● WHAT THE EXERCISE ASKS
The records below hold a stretch from the line with "A bakery maximizes" through the line with "equipment: 4 garden"; return exactly those lines, ends included, and nothing more.

::: SUPPLIED DATA :::

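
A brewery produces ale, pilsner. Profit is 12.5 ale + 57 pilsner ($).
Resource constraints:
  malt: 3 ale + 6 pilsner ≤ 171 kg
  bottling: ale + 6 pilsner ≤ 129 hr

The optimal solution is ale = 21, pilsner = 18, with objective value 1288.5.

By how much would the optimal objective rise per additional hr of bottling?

Both malt and bottling are binding at x*.
From A_Bᵀ y = c: 3·y_malt + 1·y_bottling = 12.5; 6·y_malt + 6·y_bottling = 57.
→ y_malt = 1.5 and y_bottling = 8.
Shadow price of bottling = 8.

8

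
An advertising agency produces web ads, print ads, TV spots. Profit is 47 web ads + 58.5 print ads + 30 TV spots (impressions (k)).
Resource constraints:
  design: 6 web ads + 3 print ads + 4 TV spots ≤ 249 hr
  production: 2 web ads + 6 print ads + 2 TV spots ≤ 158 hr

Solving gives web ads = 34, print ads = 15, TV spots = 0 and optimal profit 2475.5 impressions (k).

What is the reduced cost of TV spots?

-6

Check each constraint at x*: design 249/249 (tight); production 158/158 (tight).
From A_Bᵀ y = c: 6·y_design + 2·y_production = 47; 3·y_design + 6·y_production = 58.5.
→ y_design = 5.5 and y_production = 7.
Reduced cost of TV spots: c₃ − yᵀa₃ = 30 − (5.5·4 + 7·2) = 30 − 36 = -6.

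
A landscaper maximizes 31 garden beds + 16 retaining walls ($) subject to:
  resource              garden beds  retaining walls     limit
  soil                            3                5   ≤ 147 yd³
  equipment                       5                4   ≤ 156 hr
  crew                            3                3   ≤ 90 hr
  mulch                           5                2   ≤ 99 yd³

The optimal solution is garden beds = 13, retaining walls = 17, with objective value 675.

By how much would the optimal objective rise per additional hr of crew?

Binding: crew and mulch. Non-binding: soil (23 unused), equipment (23 unused).
Since soil, equipment are not tight, their duals are 0.
The binding rows give the dual system: 3·y_crew + 5·y_mulch = 31 and 3·y_crew + 2·y_mulch = 16.
This yields shadow prices y_crew = 2, y_mulch = 5.
Shadow price of crew = 2.

2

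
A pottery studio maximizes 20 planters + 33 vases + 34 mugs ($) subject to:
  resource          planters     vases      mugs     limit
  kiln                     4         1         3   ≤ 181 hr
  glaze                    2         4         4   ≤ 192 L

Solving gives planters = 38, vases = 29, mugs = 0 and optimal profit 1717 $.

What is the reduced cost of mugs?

Check each constraint at x*: kiln 181/181 (tight); glaze 192/192 (tight).
From A_Bᵀ y = c: 4·y_kiln + 2·y_glaze = 20; 1·y_kiln + 4·y_glaze = 33.
This yields shadow prices y_kiln = 1, y_glaze = 8.
Reduced cost of mugs: c₃ − yᵀa₃ = 34 − (1·3 + 8·4) = 34 − 35 = -1.

-1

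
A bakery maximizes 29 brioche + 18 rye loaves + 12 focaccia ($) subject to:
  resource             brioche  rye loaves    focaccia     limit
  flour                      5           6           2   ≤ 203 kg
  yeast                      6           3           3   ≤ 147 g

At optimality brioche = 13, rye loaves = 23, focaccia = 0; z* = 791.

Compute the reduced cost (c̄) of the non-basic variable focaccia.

Both flour and yeast are binding at x*.
Dual feasibility on the basic columns requires 5·y_flour + 6·y_yeast = 29, 6·y_flour + 3·y_yeast = 18.
Solving: y_flour = 1, y_yeast = 4.
Reduced cost of focaccia: c₃ − yᵀa₃ = 12 − (1·2 + 4·3) = 12 − 14 = -2.

-2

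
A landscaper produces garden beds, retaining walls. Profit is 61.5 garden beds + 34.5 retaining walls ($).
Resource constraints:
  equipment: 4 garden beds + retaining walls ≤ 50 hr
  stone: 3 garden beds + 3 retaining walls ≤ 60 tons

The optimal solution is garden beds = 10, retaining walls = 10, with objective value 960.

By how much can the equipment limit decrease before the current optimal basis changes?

30

Binding constraints: equipment, stone. The basis is B = [[4,1],[3,3]] with det 9.
Per unit decrease in equipment, x* moves by d = (-0.3333, 0.3333).
The basis stays optimal until garden beds reaches 0; allowable decrease = 30 hr.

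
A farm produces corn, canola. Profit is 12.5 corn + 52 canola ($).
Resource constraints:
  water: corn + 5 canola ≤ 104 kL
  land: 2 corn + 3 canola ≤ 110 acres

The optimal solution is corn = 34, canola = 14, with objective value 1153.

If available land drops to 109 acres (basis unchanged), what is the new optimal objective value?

Check each constraint at x*: water 104/104 (tight); land 110/110 (tight).
Dual feasibility on the basic columns requires 1·y_water + 2·y_land = 12.5, 5·y_water + 3·y_land = 52.
→ y_water = 9.5 and y_land = 1.5.
Δz = y_land·Δb = 1.5 × (-1) = -1.5, so new z* = 1153 − 1.5 = 1151.5.

1151.5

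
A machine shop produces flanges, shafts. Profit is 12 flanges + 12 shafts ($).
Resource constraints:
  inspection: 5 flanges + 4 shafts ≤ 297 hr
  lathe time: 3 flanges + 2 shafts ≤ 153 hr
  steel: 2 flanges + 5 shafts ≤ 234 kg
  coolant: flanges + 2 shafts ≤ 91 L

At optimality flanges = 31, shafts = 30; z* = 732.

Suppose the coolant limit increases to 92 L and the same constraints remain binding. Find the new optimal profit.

Binding: lathe time and coolant. Non-binding: inspection (22 unused), steel (22 unused).
Since inspection, steel are not tight, their duals are 0.
From A_Bᵀ y = c: 3·y_lathe time + 1·y_coolant = 12; 2·y_lathe time + 2·y_coolant = 12.
Solving: y_lathe time = 3, y_coolant = 3.
Δz = y_coolant·Δb = 3 × (1) = 3, so new z* = 732 + 3 = 735.

735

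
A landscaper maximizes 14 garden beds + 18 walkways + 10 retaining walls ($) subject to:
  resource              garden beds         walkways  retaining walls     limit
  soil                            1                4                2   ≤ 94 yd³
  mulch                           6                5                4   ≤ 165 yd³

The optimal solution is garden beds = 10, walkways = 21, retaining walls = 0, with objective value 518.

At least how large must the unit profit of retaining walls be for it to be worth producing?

Check each constraint at x*: soil 94/94 (tight); mulch 165/165 (tight).
From A_Bᵀ y = c: 1·y_soil + 6·y_mulch = 14; 4·y_soil + 5·y_mulch = 18.
Solving: y_soil = 2, y_mulch = 2.
retaining walls enters the basis when its profit ≥ yᵀa₃ = 2·2 + 2·4 = 12.

12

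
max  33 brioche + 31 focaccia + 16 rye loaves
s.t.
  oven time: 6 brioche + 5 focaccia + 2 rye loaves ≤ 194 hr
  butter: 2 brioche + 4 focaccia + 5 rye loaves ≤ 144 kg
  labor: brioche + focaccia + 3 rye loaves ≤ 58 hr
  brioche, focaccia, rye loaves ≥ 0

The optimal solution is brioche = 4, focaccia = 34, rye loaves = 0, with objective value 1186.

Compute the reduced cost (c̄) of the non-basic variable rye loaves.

-1.5

Binding: oven time and butter. Non-binding: labor (20 unused).
By complementary slackness, y = 0 for the non-binding constraint.
Dual feasibility on the basic columns requires 6·y_oven time + 2·y_butter = 33, 5·y_oven time + 4·y_butter = 31.
Solving: y_oven time = 5, y_butter = 1.5.
Reduced cost of rye loaves: c₃ − yᵀa₃ = 16 − (5·2 + 1.5·5) = 16 − 17.5 = -1.5.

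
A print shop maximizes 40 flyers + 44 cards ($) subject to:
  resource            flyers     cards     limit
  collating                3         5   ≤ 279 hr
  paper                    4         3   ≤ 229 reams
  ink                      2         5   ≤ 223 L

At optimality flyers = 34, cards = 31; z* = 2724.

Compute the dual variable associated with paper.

8

Binding: paper and ink. Non-binding: collating (22 unused).
Slack constraints have shadow price 0 (complementary slackness).
From A_Bᵀ y = c: 4·y_paper + 2·y_ink = 40; 3·y_paper + 5·y_ink = 44.
This yields shadow prices y_paper = 8, y_ink = 4.
Shadow price of paper = 8.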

:::

● WORKED SOLUTION
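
A bakery maximizes 29 brioche + 18 rye loaves + 12 focaccia ($) subject to:
  resource             brioche  rye loaves    focaccia     limit
  flour                      5           6           2   ≤ 203 kg
  yeast                      6           3           3   ≤ 147 g

At optimality brioche = 13, rye loaves = 23, focaccia = 0; z* = 791.

Compute the reduced cost (c̄) of the non-basic variable focaccia.

Both flour and yeast are binding at x*.
Dual feasibility on the basic columns requires 5·y_flour + 6·y_yeast = 29, 6·y_flour + 3·y_yeast = 18.
Solving: y_flour = 1, y_yeast = 4.
Reduced cost of focaccia: c₃ − yᵀa₃ = 12 − (1·2 + 4·3) = 12 − 14 = -2.

-2

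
A landscaper produces garden beds, retaining walls. Profit is 61.5 garden beds + 34.5 retaining walls ($).
Resource constraints:
  equipment: 4 garden beds + retaining walls ≤ 50 hr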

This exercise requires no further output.